(Collected data entries)
□ □ □ □ □
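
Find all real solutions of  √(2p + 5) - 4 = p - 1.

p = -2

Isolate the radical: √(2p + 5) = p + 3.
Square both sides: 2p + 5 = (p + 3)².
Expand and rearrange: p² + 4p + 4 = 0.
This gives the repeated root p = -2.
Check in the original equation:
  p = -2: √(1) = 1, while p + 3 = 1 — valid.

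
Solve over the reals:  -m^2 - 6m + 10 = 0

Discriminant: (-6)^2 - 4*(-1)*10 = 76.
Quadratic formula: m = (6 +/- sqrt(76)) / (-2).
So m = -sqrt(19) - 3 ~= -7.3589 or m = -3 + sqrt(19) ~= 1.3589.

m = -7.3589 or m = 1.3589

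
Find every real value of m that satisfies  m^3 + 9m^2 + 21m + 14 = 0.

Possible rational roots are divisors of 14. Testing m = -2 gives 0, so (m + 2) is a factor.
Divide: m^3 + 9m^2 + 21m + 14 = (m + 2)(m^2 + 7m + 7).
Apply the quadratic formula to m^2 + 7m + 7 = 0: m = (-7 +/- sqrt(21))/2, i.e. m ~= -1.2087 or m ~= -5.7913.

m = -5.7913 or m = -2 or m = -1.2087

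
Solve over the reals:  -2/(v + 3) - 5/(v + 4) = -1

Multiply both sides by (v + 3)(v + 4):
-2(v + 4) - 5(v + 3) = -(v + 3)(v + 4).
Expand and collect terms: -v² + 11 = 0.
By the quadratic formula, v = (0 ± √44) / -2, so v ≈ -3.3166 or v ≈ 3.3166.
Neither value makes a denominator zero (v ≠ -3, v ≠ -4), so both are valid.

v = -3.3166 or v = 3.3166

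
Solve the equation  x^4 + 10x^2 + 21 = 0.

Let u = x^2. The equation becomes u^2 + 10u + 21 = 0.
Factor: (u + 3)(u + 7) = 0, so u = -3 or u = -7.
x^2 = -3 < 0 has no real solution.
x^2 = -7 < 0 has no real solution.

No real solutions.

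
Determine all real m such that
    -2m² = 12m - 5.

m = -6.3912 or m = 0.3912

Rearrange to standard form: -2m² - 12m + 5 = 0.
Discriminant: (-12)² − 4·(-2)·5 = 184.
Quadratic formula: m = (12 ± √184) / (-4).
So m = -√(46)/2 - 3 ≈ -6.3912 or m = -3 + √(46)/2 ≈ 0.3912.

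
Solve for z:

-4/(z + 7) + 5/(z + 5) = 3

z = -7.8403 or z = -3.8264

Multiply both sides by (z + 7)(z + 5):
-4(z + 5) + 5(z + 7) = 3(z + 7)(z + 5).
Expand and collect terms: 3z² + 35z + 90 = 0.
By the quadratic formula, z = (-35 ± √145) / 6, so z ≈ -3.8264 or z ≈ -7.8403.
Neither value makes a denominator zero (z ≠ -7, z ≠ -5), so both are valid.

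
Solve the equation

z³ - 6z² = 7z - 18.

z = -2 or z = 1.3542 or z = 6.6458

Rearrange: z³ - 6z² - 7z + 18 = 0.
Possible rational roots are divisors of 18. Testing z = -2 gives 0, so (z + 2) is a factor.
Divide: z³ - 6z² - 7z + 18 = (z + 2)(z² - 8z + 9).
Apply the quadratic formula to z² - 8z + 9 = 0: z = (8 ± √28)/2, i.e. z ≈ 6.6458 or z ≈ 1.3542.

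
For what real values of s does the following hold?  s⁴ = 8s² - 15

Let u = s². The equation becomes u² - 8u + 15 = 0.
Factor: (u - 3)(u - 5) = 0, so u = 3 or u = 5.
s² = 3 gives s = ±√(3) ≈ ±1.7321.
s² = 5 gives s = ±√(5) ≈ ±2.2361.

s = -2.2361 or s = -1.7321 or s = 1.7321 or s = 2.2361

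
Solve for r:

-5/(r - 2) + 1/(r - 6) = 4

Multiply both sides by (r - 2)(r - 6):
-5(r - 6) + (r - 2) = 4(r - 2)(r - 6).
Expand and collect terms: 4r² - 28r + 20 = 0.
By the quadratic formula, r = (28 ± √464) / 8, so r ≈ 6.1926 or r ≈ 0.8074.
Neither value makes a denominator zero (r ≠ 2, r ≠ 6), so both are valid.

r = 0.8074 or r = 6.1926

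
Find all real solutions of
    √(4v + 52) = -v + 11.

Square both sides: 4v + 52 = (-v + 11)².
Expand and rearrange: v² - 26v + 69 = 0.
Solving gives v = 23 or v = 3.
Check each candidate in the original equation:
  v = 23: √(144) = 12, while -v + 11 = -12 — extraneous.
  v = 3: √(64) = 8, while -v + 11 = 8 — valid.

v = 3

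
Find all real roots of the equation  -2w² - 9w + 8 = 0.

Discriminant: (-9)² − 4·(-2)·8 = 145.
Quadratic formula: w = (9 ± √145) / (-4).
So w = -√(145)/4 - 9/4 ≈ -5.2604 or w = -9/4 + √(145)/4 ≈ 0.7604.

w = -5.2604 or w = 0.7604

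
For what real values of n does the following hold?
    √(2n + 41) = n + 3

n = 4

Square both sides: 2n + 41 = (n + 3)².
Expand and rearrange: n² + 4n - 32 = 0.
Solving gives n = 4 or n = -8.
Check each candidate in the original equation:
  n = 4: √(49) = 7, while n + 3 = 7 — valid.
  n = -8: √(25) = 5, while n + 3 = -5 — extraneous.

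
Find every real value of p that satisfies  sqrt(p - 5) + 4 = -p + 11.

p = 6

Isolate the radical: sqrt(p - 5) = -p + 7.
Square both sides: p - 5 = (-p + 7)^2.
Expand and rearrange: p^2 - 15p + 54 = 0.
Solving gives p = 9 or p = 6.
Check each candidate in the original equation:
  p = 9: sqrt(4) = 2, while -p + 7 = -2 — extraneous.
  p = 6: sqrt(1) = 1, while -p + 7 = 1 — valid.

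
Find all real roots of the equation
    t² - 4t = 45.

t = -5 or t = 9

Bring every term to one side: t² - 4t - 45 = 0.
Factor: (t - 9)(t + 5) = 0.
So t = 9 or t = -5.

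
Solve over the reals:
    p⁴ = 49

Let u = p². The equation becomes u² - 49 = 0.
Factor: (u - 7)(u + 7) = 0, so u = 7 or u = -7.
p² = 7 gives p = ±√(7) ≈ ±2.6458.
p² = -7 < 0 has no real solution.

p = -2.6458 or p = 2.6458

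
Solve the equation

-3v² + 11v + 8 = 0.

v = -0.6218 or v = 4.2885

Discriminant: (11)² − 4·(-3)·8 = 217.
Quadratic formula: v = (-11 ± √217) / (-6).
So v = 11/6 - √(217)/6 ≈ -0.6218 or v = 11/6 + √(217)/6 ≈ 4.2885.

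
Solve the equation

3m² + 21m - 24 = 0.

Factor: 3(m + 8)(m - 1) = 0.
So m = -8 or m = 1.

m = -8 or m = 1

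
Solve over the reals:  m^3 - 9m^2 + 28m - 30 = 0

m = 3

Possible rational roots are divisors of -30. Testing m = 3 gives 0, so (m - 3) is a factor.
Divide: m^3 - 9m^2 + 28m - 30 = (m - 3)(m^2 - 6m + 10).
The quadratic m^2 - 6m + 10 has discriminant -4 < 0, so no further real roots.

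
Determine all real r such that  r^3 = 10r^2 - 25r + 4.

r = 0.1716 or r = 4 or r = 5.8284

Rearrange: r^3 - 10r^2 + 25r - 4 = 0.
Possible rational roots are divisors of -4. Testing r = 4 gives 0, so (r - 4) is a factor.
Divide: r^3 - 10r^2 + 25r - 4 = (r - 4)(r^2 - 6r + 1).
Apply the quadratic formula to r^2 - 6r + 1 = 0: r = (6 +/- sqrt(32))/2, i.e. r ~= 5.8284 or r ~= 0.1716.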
□ □ □ □ □
Task to complete - Above are the entries; return each one exactly.

Written response -
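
Find all real solutions of  √(2p + 5) - 4 = p - 1.

p = -2

Isolate the radical: √(2p + 5) = p + 3.
Square both sides: 2p + 5 = (p + 3)².
Expand and rearrange: p² + 4p + 4 = 0.
This gives the repeated root p = -2.
Check in the original equation:
  p = -2: √(1) = 1, while p + 3 = 1 — valid.

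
Solve over the reals:  -m^2 - 6m + 10 = 0

Discriminant: (-6)^2 - 4*(-1)*10 = 76.
Quadratic formula: m = (6 +/- sqrt(76)) / (-2).
So m = -sqrt(19) - 3 ~= -7.3589 or m = -3 + sqrt(19) ~= 1.3589.

m = -7.3589 or m = 1.3589

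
Find every real value of m that satisfies  m^3 + 9m^2 + 21m + 14 = 0.

Possible rational roots are divisors of 14. Testing m = -2 gives 0, so (m + 2) is a factor.
Divide: m^3 + 9m^2 + 21m + 14 = (m + 2)(m^2 + 7m + 7).
Apply the quadratic formula to m^2 + 7m + 7 = 0: m = (-7 +/- sqrt(21))/2, i.e. m ~= -1.2087 or m ~= -5.7913.

m = -5.7913 or m = -2 or m = -1.2087

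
Solve over the reals:  -2/(v + 3) - 5/(v + 4) = -1

Multiply both sides by (v + 3)(v + 4):
-2(v + 4) - 5(v + 3) = -(v + 3)(v + 4).
Expand and collect terms: -v² + 11 = 0.
By the quadratic formula, v = (0 ± √44) / -2, so v ≈ -3.3166 or v ≈ 3.3166.
Neither value makes a denominator zero (v ≠ -3, v ≠ -4), so both are valid.

v = -3.3166 or v = 3.3166

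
Solve the equation  x^4 + 10x^2 + 21 = 0.

Let u = x^2. The equation becomes u^2 + 10u + 21 = 0.
Factor: (u + 3)(u + 7) = 0, so u = -3 or u = -7.
x^2 = -3 < 0 has no real solution.
x^2 = -7 < 0 has no real solution.

No real solutions.

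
Determine all real m such that
    -2m² = 12m - 5.

m = -6.3912 or m = 0.3912

Rearrange to standard form: -2m² - 12m + 5 = 0.
Discriminant: (-12)² − 4·(-2)·5 = 184.
Quadratic formula: m = (12 ± √184) / (-4).
So m = -√(46)/2 - 3 ≈ -6.3912 or m = -3 + √(46)/2 ≈ 0.3912.

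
Solve for z:

-4/(z + 7) + 5/(z + 5) = 3

z = -7.8403 or z = -3.8264

Multiply both sides by (z + 7)(z + 5):
-4(z + 5) + 5(z + 7) = 3(z + 7)(z + 5).
Expand and collect terms: 3z² + 35z + 90 = 0.
By the quadratic formula, z = (-35 ± √145) / 6, so z ≈ -3.8264 or z ≈ -7.8403.
Neither value makes a denominator zero (z ≠ -7, z ≠ -5), so both are valid.

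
Solve the equation

z³ - 6z² = 7z - 18.

z = -2 or z = 1.3542 or z = 6.6458

Rearrange: z³ - 6z² - 7z + 18 = 0.
Possible rational roots are divisors of 18. Testing z = -2 gives 0, so (z + 2) is a factor.
Divide: z³ - 6z² - 7z + 18 = (z + 2)(z² - 8z + 9).
Apply the quadratic formula to z² - 8z + 9 = 0: z = (8 ± √28)/2, i.e. z ≈ 6.6458 or z ≈ 1.3542.

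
For what real values of s does the following hold?  s⁴ = 8s² - 15

Let u = s². The equation becomes u² - 8u + 15 = 0.
Factor: (u - 3)(u - 5) = 0, so u = 3 or u = 5.
s² = 3 gives s = ±√(3) ≈ ±1.7321.
s² = 5 gives s = ±√(5) ≈ ±2.2361.

s = -2.2361 or s = -1.7321 or s = 1.7321 or s = 2.2361

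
Solve for r:

-5/(r - 2) + 1/(r - 6) = 4

Multiply both sides by (r - 2)(r - 6):
-5(r - 6) + (r - 2) = 4(r - 2)(r - 6).
Expand and collect terms: 4r² - 28r + 20 = 0.
By the quadratic formula, r = (28 ± √464) / 8, so r ≈ 6.1926 or r ≈ 0.8074.
Neither value makes a denominator zero (r ≠ 2, r ≠ 6), so both are valid.

r = 0.8074 or r = 6.1926

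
Find all real solutions of
    √(4v + 52) = -v + 11.

Square both sides: 4v + 52 = (-v + 11)².
Expand and rearrange: v² - 26v + 69 = 0.
Solving gives v = 23 or v = 3.
Check each candidate in the original equation:
  v = 23: √(144) = 12, while -v + 11 = -12 — extraneous.
  v = 3: √(64) = 8, while -v + 11 = 8 — valid.

v = 3

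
Find all real roots of the equation  -2w² - 9w + 8 = 0.

Discriminant: (-9)² − 4·(-2)·8 = 145.
Quadratic formula: w = (9 ± √145) / (-4).
So w = -√(145)/4 - 9/4 ≈ -5.2604 or w = -9/4 + √(145)/4 ≈ 0.7604.

w = -5.2604 or w = 0.7604

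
For what real values of n does the following hold?
    √(2n + 41) = n + 3

n = 4

Square both sides: 2n + 41 = (n + 3)².
Expand and rearrange: n² + 4n - 32 = 0.
Solving gives n = 4 or n = -8.
Check each candidate in the original equation:
  n = 4: √(49) = 7, while n + 3 = 7 — valid.
  n = -8: √(25) = 5, while n + 3 = -5 — extraneous.

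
Find every real value of p that satisfies  sqrt(p - 5) + 4 = -p + 11.

p = 6

Isolate the radical: sqrt(p - 5) = -p + 7.
Square both sides: p - 5 = (-p + 7)^2.
Expand and rearrange: p^2 - 15p + 54 = 0.
Solving gives p = 9 or p = 6.
Check each candidate in the original equation:
  p = 9: sqrt(4) = 2, while -p + 7 = -2 — extraneous.
  p = 6: sqrt(1) = 1, while -p + 7 = 1 — valid.

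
Find all real roots of the equation
    t² - 4t = 45.

t = -5 or t = 9

Bring every term to one side: t² - 4t - 45 = 0.
Factor: (t - 9)(t + 5) = 0.
So t = 9 or t = -5.

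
Solve over the reals:
    p⁴ = 49

Let u = p². The equation becomes u² - 49 = 0.
Factor: (u - 7)(u + 7) = 0, so u = 7 or u = -7.
p² = 7 gives p = ±√(7) ≈ ±2.6458.
p² = -7 < 0 has no real solution.

p = -2.6458 or p = 2.6458

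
Solve the equation

-3v² + 11v + 8 = 0.

v = -0.6218 or v = 4.2885

Discriminant: (11)² − 4·(-3)·8 = 217.
Quadratic formula: v = (-11 ± √217) / (-6).
So v = 11/6 - √(217)/6 ≈ -0.6218 or v = 11/6 + √(217)/6 ≈ 4.2885.

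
Solve the equation

3m² + 21m - 24 = 0.

Factor: 3(m + 8)(m - 1) = 0.
So m = -8 or m = 1.

m = -8 or m = 1

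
Solve over the reals:  m^3 - 9m^2 + 28m - 30 = 0

m = 3

Possible rational roots are divisors of -30. Testing m = 3 gives 0, so (m - 3) is a factor.
Divide: m^3 - 9m^2 + 28m - 30 = (m - 3)(m^2 - 6m + 10).
The quadratic m^2 - 6m + 10 has discriminant -4 < 0, so no further real roots.

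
Determine all real r such that  r^3 = 10r^2 - 25r + 4.

r = 0.1716 or r = 4 or r = 5.8284

Rearrange: r^3 - 10r^2 + 25r - 4 = 0.
Possible rational roots are divisors of -4. Testing r = 4 gives 0, so (r - 4) is a factor.
Divide: r^3 - 10r^2 + 25r - 4 = (r - 4)(r^2 - 6r + 1).
Apply the quadratic formula to r^2 - 6r + 1 = 0: r = (6 +/- sqrt(32))/2, i.e. r ~= 5.8284 or r ~= 0.1716.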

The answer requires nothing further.